** Dataset content follows **

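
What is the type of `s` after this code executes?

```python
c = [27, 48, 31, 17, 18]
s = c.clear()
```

list.clear() returns None

NoneType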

** End of Dataset content **

> _Exercise aim_
Could you repeat every record above exactly as it appears?

> _Answer box_
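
What is the type of `s` after this code executes?

```python
c = [27, 48, 31, 17, 18]
s = c.clear()
```

list.clear() returns None

NoneType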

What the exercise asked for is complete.